Start of Data for review
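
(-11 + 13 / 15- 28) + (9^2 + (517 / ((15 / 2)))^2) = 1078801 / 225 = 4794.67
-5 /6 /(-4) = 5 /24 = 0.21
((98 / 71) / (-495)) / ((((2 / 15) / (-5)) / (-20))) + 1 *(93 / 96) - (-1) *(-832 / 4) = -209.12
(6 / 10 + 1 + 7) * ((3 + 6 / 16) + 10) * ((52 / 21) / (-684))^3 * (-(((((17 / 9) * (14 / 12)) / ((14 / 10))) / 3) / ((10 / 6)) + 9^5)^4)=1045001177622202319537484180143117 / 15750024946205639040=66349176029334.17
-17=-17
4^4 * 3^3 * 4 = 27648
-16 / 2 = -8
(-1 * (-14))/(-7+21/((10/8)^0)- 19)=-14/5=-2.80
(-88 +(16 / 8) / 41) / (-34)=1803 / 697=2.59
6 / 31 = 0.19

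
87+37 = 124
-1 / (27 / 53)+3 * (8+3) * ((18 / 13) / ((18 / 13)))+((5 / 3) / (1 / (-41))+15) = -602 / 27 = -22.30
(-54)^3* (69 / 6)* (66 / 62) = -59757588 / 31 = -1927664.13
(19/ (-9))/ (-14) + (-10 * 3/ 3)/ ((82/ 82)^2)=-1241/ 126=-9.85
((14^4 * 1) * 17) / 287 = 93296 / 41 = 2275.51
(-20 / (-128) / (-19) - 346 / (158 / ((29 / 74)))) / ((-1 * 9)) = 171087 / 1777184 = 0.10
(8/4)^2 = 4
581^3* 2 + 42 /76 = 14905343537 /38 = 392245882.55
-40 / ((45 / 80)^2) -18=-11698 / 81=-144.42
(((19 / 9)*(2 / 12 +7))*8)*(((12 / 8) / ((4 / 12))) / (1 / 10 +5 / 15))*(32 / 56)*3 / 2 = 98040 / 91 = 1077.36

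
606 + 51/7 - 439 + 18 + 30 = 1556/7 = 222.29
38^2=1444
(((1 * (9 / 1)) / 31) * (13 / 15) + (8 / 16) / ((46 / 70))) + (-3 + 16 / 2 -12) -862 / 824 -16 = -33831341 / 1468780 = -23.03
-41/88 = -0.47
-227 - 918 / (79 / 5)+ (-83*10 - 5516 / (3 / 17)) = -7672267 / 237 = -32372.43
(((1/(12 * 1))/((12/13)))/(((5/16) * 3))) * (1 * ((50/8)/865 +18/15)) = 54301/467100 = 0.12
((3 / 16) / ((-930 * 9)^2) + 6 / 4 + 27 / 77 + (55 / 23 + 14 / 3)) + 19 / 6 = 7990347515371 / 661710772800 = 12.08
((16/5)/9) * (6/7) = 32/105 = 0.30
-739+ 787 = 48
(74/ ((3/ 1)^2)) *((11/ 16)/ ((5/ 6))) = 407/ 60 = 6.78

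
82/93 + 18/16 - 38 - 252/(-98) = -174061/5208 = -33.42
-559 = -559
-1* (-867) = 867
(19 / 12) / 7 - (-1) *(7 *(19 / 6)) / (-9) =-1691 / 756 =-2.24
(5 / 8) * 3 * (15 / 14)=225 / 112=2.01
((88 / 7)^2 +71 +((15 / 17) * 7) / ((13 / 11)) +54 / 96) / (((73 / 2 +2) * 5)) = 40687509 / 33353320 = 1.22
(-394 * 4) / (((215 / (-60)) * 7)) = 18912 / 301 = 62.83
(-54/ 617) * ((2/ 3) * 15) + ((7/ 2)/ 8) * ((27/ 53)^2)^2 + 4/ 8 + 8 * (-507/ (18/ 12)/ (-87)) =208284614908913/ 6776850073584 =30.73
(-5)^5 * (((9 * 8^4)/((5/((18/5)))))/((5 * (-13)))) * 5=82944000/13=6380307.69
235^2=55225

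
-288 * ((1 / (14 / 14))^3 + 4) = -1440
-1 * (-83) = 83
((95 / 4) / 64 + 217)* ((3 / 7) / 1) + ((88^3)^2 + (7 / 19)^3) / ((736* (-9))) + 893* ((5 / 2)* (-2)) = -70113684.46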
End of Data for review
Start of Data for review
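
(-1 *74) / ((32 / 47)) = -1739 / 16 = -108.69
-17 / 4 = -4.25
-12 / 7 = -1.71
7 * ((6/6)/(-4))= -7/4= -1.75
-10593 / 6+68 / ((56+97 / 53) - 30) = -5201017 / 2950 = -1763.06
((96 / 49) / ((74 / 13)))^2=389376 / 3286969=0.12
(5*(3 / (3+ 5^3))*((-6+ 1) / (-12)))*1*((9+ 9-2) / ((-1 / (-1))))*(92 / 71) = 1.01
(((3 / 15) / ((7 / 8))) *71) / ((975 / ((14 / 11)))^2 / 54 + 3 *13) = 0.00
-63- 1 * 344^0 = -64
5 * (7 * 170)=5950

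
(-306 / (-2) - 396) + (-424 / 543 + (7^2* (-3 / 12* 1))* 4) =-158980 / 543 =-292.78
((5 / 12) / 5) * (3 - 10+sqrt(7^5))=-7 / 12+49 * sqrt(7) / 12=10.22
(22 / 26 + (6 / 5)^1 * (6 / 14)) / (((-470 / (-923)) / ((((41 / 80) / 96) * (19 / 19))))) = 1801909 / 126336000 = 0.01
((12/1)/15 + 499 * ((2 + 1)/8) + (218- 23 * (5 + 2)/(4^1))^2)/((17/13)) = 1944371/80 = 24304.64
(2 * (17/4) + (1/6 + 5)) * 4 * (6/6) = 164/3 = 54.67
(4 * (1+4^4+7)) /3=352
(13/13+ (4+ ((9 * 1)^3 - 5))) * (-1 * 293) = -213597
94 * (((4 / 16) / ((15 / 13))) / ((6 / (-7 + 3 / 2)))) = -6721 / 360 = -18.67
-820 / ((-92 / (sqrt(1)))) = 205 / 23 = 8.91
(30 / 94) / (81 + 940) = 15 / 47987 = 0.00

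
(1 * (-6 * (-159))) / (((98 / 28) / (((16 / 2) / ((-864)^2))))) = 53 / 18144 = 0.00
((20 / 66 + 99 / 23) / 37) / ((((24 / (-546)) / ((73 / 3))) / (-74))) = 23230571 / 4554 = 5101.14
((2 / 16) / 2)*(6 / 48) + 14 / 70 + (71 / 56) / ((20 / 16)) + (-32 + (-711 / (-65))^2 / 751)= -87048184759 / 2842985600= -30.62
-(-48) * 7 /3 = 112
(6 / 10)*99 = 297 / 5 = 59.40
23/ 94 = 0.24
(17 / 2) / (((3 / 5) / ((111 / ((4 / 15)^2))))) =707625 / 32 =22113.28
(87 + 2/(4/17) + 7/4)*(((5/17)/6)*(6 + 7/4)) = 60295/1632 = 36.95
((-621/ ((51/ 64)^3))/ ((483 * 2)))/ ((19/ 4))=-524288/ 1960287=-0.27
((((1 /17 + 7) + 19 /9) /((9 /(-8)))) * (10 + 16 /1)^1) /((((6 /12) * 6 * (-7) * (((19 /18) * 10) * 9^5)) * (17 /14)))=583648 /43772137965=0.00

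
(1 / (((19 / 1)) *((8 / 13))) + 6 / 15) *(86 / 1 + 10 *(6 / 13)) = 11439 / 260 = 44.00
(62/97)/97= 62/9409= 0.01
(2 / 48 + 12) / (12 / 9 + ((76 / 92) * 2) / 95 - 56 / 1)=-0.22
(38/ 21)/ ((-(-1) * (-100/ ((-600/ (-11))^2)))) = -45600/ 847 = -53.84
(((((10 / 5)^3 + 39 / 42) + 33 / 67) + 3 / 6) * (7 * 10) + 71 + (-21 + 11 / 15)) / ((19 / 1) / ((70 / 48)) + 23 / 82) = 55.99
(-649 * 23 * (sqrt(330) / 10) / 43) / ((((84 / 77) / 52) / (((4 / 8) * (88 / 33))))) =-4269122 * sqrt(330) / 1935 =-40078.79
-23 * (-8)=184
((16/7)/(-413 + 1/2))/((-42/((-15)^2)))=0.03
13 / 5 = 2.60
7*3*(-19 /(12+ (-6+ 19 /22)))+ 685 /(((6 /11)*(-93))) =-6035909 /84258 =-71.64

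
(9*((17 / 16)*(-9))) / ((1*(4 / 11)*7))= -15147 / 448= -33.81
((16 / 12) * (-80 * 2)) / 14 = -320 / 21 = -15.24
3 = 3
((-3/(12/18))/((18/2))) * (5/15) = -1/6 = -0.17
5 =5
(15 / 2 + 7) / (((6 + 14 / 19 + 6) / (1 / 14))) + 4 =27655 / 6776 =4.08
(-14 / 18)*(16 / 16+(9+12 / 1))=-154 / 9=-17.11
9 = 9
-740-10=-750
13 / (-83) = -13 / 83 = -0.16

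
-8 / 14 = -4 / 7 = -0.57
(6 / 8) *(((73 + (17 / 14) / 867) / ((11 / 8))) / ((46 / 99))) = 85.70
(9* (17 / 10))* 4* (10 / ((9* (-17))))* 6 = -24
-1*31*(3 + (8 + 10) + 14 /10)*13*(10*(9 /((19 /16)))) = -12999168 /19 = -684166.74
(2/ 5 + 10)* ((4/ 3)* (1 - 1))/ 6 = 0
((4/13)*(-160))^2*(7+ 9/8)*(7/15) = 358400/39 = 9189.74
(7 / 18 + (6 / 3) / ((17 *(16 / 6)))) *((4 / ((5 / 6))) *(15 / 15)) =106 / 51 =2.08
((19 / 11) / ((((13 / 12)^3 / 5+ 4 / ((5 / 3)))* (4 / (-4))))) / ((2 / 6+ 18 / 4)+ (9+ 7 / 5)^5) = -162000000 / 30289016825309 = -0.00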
End of Data for review
Task details -
Reproduce exactly, and with no other material, the lines between those holding "(5*(3 / (3+ 5^3))*((-6+" and "((5 / 12) / 5) * (3", inclusive.

Response for this exercise -
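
(5*(3 / (3+ 5^3))*((-6+ 1) / (-12)))*1*((9+ 9-2) / ((-1 / (-1))))*(92 / 71) = 1.01
(((3 / 15) / ((7 / 8))) *71) / ((975 / ((14 / 11)))^2 / 54 + 3 *13) = 0.00
-63- 1 * 344^0 = -64
5 * (7 * 170)=5950

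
(-306 / (-2) - 396) + (-424 / 543 + (7^2* (-3 / 12* 1))* 4) =-158980 / 543 =-292.78
((5 / 12) / 5) * (3 - 10+sqrt(7^5))=-7 / 12+49 * sqrt(7) / 12=10.22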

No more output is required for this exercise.